• Work item: Quote the records below word for word, please, from the very first line through the one that contains "m | 12 | 12 |", and nothing beyond it.
---------- Supplied records ----------
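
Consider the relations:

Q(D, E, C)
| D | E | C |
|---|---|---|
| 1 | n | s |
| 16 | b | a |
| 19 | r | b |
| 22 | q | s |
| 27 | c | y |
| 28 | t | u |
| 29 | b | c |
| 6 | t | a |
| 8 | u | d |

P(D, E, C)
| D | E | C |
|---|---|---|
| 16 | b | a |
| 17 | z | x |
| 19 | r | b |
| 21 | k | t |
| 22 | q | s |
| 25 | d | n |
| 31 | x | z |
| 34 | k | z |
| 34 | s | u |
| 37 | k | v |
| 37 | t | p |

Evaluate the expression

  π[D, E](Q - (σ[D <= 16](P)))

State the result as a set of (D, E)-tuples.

{(1, n), (19, r), (22, q), (27, c), (28, t), (29, b), (6, t), (8, u)}

Apply σ_{D <= 16}; surviving tuples: {(16, b, a)}
Taking the difference: {(1, n, s), (19, r, b), (22, q, s), (27, c, y), (28, t, u), (29, b, c), (6, t, a), (8, u, d)}
Projecting to D, E: {(1, n), (19, r), (22, q), (27, c), (28, t), (29, b), (6, t), (8, u)}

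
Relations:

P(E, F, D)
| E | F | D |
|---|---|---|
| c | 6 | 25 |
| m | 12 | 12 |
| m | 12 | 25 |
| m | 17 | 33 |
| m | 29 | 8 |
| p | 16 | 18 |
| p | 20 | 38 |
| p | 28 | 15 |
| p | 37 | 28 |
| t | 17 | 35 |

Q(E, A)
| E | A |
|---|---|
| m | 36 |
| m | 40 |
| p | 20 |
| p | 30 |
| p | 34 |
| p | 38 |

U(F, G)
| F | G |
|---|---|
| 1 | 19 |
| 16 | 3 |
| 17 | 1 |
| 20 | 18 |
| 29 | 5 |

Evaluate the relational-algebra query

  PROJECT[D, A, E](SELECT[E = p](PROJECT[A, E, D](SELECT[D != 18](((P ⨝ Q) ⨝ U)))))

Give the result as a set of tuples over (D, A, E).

{(38, 20, p), (38, 30, p), (38, 34, p), (38, 38, p)}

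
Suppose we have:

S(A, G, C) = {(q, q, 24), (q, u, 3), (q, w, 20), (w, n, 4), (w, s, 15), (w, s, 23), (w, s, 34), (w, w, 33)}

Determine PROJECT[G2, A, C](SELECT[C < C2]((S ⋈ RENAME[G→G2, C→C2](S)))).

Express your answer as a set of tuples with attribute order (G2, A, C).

{(q, q, 20), (q, q, 3), (s, w, 15), (s, w, 23), (s, w, 33), (s, w, 4), (w, q, 3), (w, w, 15), (w, w, 23), (w, w, 4)}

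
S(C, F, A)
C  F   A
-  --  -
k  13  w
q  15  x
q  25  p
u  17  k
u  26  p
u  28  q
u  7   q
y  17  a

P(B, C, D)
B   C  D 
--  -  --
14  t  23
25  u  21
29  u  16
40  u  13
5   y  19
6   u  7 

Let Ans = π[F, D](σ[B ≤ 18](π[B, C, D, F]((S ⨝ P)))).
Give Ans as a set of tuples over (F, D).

{(17, 19), (17, 7), (26, 7), (28, 7), (7, 7)}

Joining S and P on C yields {(u, 17, k, 25, 21), (u, 17, k, 29, 16), (u, 17, k, 40, 13), (u, 17, k, 6, 7), (u, 26, p, 25, 21), (u, 26, p, 29, 16), (u, 26, p, 40, 13), (u, 26, p, 6, 7), (u, 28, q, 25, 21), (u, 28, q, 29, 16), (u, 28, q, 40, 13), (u, 28, q, 6, 7), (u, 7, q, 25, 21), (u, 7, q, 29, 16), (u, 7, q, 40, 13), (u, 7, q, 6, 7), (y, 17, a, 5, 19)}.
Keep only column(s) B, C, D, F: {(25, u, 21, 17), (25, u, 21, 26), (25, u, 21, 28), (25, u, 21, 7), (29, u, 16, 17), (29, u, 16, 26), (29, u, 16, 28), (29, u, 16, 7), (40, u, 13, 17), (40, u, 13, 26), (40, u, 13, 28), (40, u, 13, 7), (5, y, 19, 17), (6, u, 7, 17), (6, u, 7, 26), (6, u, 7, 28), (6, u, 7, 7)}
Selection B ≤ 18: {(5, y, 19, 17), (6, u, 7, 17), (6, u, 7, 26), (6, u, 7, 28), (6, u, 7, 7)}
Keep only column(s) F, D: {(17, 19), (17, 7), (26, 7), (28, 7), (7, 7)}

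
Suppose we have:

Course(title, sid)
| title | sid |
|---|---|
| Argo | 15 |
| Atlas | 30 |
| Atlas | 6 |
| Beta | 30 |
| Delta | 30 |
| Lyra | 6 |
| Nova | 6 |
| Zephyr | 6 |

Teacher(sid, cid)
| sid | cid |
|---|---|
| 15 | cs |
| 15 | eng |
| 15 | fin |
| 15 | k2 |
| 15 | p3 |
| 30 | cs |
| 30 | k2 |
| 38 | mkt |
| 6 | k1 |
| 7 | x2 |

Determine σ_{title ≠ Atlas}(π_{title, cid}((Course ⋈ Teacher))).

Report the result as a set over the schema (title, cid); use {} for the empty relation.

{(Argo, cs), (Argo, eng), (Argo, fin), (Argo, k2), (Argo, p3), (Beta, cs), (Beta, k2), (Delta, cs), (Delta, k2), (Lyra, k1), (Nova, k1), (Zephyr, k1)}

Joining Course and Teacher on sid yields {(Argo, 15, cs), (Argo, 15, eng), (Argo, 15, fin), (Argo, 15, k2), (Argo, 15, p3), (Atlas, 30, cs), (Atlas, 30, k2), (Atlas, 6, k1), (Beta, 30, cs), (Beta, 30, k2), (Delta, 30, cs), (Delta, 30, k2), (Lyra, 6, k1), (Nova, 6, k1), (Zephyr, 6, k1)}.
π_{title, cid} gives {(Argo, cs), (Argo, eng), (Argo, fin), (Argo, k2), (Argo, p3), (Atlas, cs), (Atlas, k1), (Atlas, k2), (Beta, cs), (Beta, k2), (Delta, cs), (Delta, k2), (Lyra, k1), (Nova, k1), (Zephyr, k1)}.
Filtering on title ≠ Atlas leaves {(Argo, cs), (Argo, eng), (Argo, fin), (Argo, k2), (Argo, p3), (Beta, cs), (Beta, k2), (Delta, cs), (Delta, k2), (Lyra, k1), (Nova, k1), (Zephyr, k1)}.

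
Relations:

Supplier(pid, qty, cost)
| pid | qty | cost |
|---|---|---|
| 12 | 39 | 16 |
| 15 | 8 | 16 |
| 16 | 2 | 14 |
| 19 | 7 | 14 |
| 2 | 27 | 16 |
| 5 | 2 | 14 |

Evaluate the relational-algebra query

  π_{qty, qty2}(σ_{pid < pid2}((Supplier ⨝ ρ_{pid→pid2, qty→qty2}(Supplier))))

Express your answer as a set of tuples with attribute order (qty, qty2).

ρ[pid→pid2, qty→qty2]: schema becomes (pid2, qty2, cost); tuples unchanged.
Joining Supplier and ρ_{pid→pid2, qty→qty2}(Supplier) on cost yields {(12, 39, 16, 12, 39), (12, 39, 16, 15, 8), (12, 39, 16, 2, 27), (15, 8, 16, 12, 39), (15, 8, 16, 15, 8), (15, 8, 16, 2, 27), (16, 2, 14, 16, 2), (16, 2, 14, 19, 7), (16, 2, 14, 5, 2), (19, 7, 14, 16, 2), (19, 7, 14, 19, 7), (19, 7, 14, 5, 2), (2, 27, 16, 12, 39), (2, 27, 16, 15, 8), (2, 27, 16, 2, 27), (5, 2, 14, 16, 2), (5, 2, 14, 19, 7), (5, 2, 14, 5, 2)}.
Selection pid < pid2: {(12, 39, 16, 15, 8), (16, 2, 14, 19, 7), (2, 27, 16, 12, 39), (2, 27, 16, 15, 8), (5, 2, 14, 16, 2), (5, 2, 14, 19, 7)}
Keep only column(s) qty, qty2 (1 duplicate(s) eliminated): {(2, 2), (2, 7), (27, 39), (27, 8), (39, 8)}

{(2, 2), (2, 7), (27, 39), (27, 8), (39, 8)}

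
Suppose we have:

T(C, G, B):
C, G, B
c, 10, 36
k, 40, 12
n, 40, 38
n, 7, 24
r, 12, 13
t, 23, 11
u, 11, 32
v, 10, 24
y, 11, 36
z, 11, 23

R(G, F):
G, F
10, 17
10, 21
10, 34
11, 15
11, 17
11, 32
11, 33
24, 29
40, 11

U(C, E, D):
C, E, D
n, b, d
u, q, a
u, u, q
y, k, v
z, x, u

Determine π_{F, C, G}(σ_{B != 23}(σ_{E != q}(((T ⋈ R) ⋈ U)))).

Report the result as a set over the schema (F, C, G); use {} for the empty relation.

Joining T and R on G yields {(c, 10, 36, 17), (c, 10, 36, 21), (c, 10, 36, 34), (k, 40, 12, 11), (n, 40, 38, 11), (u, 11, 32, 15), (u, 11, 32, 17), (u, 11, 32, 32), (u, 11, 32, 33), (v, 10, 24, 17), (v, 10, 24, 21), (v, 10, 24, 34), (y, 11, 36, 15), (y, 11, 36, 17), (y, 11, 36, 32), (y, 11, 36, 33), (z, 11, 23, 15), (z, 11, 23, 17), (z, 11, 23, 32), (z, 11, 23, 33)}.
Joining (T ⋈ R) and U on C yields {(n, 40, 38, 11, b, d), (u, 11, 32, 15, q, a), (u, 11, 32, 15, u, q), (u, 11, 32, 17, q, a), (u, 11, 32, 17, u, q), (u, 11, 32, 32, q, a), (u, 11, 32, 32, u, q), (u, 11, 32, 33, q, a), (u, 11, 32, 33, u, q), (y, 11, 36, 15, k, v), (y, 11, 36, 17, k, v), (y, 11, 36, 32, k, v), (y, 11, 36, 33, k, v), (z, 11, 23, 15, x, u), (z, 11, 23, 17, x, u), (z, 11, 23, 32, x, u), (z, 11, 23, 33, x, u)}.
Filtering on E != q leaves {(n, 40, 38, 11, b, d), (u, 11, 32, 15, u, q), (u, 11, 32, 17, u, q), (u, 11, 32, 32, u, q), (u, 11, 32, 33, u, q), (y, 11, 36, 15, k, v), (y, 11, 36, 17, k, v), (y, 11, 36, 32, k, v), (y, 11, 36, 33, k, v), (z, 11, 23, 15, x, u), (z, 11, 23, 17, x, u), (z, 11, 23, 32, x, u), (z, 11, 23, 33, x, u)}.
Filtering on B != 23 leaves {(n, 40, 38, 11, b, d), (u, 11, 32, 15, u, q), (u, 11, 32, 17, u, q), (u, 11, 32, 32, u, q), (u, 11, 32, 33, u, q), (y, 11, 36, 15, k, v), (y, 11, 36, 17, k, v), (y, 11, 36, 32, k, v), (y, 11, 36, 33, k, v)}.
Projecting to F, C, G: {(11, n, 40), (15, u, 11), (15, y, 11), (17, u, 11), (17, y, 11), (32, u, 11), (32, y, 11), (33, u, 11), (33, y, 11)}

{(11, n, 40), (15, u, 11), (15, y, 11), (17, u, 11), (17, y, 11), (32, u, 11), (32, y, 11), (33, u, 11), (33, y, 11)}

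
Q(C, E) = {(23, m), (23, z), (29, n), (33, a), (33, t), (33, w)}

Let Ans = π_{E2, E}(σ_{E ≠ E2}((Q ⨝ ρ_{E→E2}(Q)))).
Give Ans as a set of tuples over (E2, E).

ρ[E→E2]: schema becomes (C, E2); tuples unchanged.
Natural join on C: {(23, m, m), (23, m, z), (23, z, m), (23, z, z), (29, n, n), (33, a, a), (33, a, t), (33, a, w), (33, t, a), (33, t, t), (33, t, w), (33, w, a), (33, w, t), (33, w, w)}
σ[E ≠ E2]: keep tuples satisfying E ≠ E2 → {(23, m, z), (23, z, m), (33, a, t), (33, a, w), (33, t, a), (33, t, w), (33, w, a), (33, w, t)}
π_{E2, E} gives {(a, t), (a, w), (m, z), (t, a), (t, w), (w, a), (w, t), (z, m)}.

{(a, t), (a, w), (m, z), (t, a), (t, w), (w, a), (w, t), (z, m)}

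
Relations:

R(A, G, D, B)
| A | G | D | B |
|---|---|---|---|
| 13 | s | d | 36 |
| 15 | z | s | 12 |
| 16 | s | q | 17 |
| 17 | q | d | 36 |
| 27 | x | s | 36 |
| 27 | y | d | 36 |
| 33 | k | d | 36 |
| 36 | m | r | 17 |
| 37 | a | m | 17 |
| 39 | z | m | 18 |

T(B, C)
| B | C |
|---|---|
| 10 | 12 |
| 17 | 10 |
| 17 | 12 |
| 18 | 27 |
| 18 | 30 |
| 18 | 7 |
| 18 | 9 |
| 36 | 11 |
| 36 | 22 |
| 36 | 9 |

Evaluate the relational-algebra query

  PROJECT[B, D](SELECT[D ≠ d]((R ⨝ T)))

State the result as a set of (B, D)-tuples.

Natural join on B: {(13, s, d, 36, 11), (13, s, d, 36, 22), (13, s, d, 36, 9), (16, s, q, 17, 10), (16, s, q, 17, 12), (17, q, d, 36, 11), (17, q, d, 36, 22), (17, q, d, 36, 9), (27, x, s, 36, 11), (27, x, s, 36, 22), (27, x, s, 36, 9), (27, y, d, 36, 11), (27, y, d, 36, 22), (27, y, d, 36, 9), (33, k, d, 36, 11), (33, k, d, 36, 22), (33, k, d, 36, 9), (36, m, r, 17, 10), (36, m, r, 17, 12), (37, a, m, 17, 10), (37, a, m, 17, 12), (39, z, m, 18, 27), (39, z, m, 18, 30), (39, z, m, 18, 7), (39, z, m, 18, 9)}
Apply σ_{D ≠ d}; surviving tuples: {(16, s, q, 17, 10), (16, s, q, 17, 12), (27, x, s, 36, 11), (27, x, s, 36, 22), (27, x, s, 36, 9), (36, m, r, 17, 10), (36, m, r, 17, 12), (37, a, m, 17, 10), (37, a, m, 17, 12), (39, z, m, 18, 27), (39, z, m, 18, 30), (39, z, m, 18, 7), (39, z, m, 18, 9)}
Keep only column(s) B, D (8 duplicate(s) eliminated): {(17, m), (17, q), (17, r), (18, m), (36, s)}

{(17, m), (17, q), (17, r), (18, m), (36, s)}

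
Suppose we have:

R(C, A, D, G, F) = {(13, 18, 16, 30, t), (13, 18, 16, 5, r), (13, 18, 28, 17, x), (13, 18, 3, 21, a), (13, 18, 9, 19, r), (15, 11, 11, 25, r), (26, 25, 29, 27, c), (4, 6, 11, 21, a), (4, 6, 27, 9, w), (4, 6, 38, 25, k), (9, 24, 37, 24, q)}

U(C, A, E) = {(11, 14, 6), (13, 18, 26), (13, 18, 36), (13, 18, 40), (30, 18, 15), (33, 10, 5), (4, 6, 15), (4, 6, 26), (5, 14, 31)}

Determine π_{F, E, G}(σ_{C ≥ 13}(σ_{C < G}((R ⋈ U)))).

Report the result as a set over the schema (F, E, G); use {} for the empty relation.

Joining R and U on C, A yields {(13, 18, 16, 30, t, 26), (13, 18, 16, 30, t, 36), (13, 18, 16, 30, t, 40), (13, 18, 16, 5, r, 26), (13, 18, 16, 5, r, 36), (13, 18, 16, 5, r, 40), (13, 18, 28, 17, x, 26), (13, 18, 28, 17, x, 36), (13, 18, 28, 17, x, 40), (13, 18, 3, 21, a, 26), (13, 18, 3, 21, a, 36), (13, 18, 3, 21, a, 40), (13, 18, 9, 19, r, 26), (13, 18, 9, 19, r, 36), (13, 18, 9, 19, r, 40), (4, 6, 11, 21, a, 15), (4, 6, 11, 21, a, 26), (4, 6, 27, 9, w, 15), (4, 6, 27, 9, w, 26), (4, 6, 38, 25, k, 15), (4, 6, 38, 25, k, 26)}.
Selection C < G: {(13, 18, 16, 30, t, 26), (13, 18, 16, 30, t, 36), (13, 18, 16, 30, t, 40), (13, 18, 28, 17, x, 26), (13, 18, 28, 17, x, 36), (13, 18, 28, 17, x, 40), (13, 18, 3, 21, a, 26), (13, 18, 3, 21, a, 36), (13, 18, 3, 21, a, 40), (13, 18, 9, 19, r, 26), (13, 18, 9, 19, r, 36), (13, 18, 9, 19, r, 40), (4, 6, 11, 21, a, 15), (4, 6, 11, 21, a, 26), (4, 6, 27, 9, w, 15), (4, 6, 27, 9, w, 26), (4, 6, 38, 25, k, 15), (4, 6, 38, 25, k, 26)}
Selection C ≥ 13: {(13, 18, 16, 30, t, 26), (13, 18, 16, 30, t, 36), (13, 18, 16, 30, t, 40), (13, 18, 28, 17, x, 26), (13, 18, 28, 17, x, 36), (13, 18, 28, 17, x, 40), (13, 18, 3, 21, a, 26), (13, 18, 3, 21, a, 36), (13, 18, 3, 21, a, 40), (13, 18, 9, 19, r, 26), (13, 18, 9, 19, r, 36), (13, 18, 9, 19, r, 40)}
Keep only column(s) F, E, G: {(a, 26, 21), (a, 36, 21), (a, 40, 21), (r, 26, 19), (r, 36, 19), (r, 40, 19), (t, 26, 30), (t, 36, 30), (t, 40, 30), (x, 26, 17), (x, 36, 17), (x, 40, 17)}

{(a, 26, 21), (a, 36, 21), (a, 40, 21), (r, 26, 19), (r, 36, 19), (r, 40, 19), (t, 26, 30), (t, 36, 30), (t, 40, 30), (x, 26, 17), (x, 36, 17), (x, 40, 17)}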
----------
• Answer to this problem:
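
Consider the relations:

Q(D, E, C)
| D | E | C |
|---|---|---|
| 1 | n | s |
| 16 | b | a |
| 19 | r | b |
| 22 | q | s |
| 27 | c | y |
| 28 | t | u |
| 29 | b | c |
| 6 | t | a |
| 8 | u | d |

P(D, E, C)
| D | E | C |
|---|---|---|
| 16 | b | a |
| 17 | z | x |
| 19 | r | b |
| 21 | k | t |
| 22 | q | s |
| 25 | d | n |
| 31 | x | z |
| 34 | k | z |
| 34 | s | u |
| 37 | k | v |
| 37 | t | p |

Evaluate the expression

  π[D, E](Q - (σ[D <= 16](P)))

State the result as a set of (D, E)-tuples.

{(1, n), (19, r), (22, q), (27, c), (28, t), (29, b), (6, t), (8, u)}

Apply σ_{D <= 16}; surviving tuples: {(16, b, a)}
Taking the difference: {(1, n, s), (19, r, b), (22, q, s), (27, c, y), (28, t, u), (29, b, c), (6, t, a), (8, u, d)}
Projecting to D, E: {(1, n), (19, r), (22, q), (27, c), (28, t), (29, b), (6, t), (8, u)}

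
Relations:

P(E, F, D)
| E | F | D |
|---|---|---|
| c | 6 | 25 |
| m | 12 | 12 |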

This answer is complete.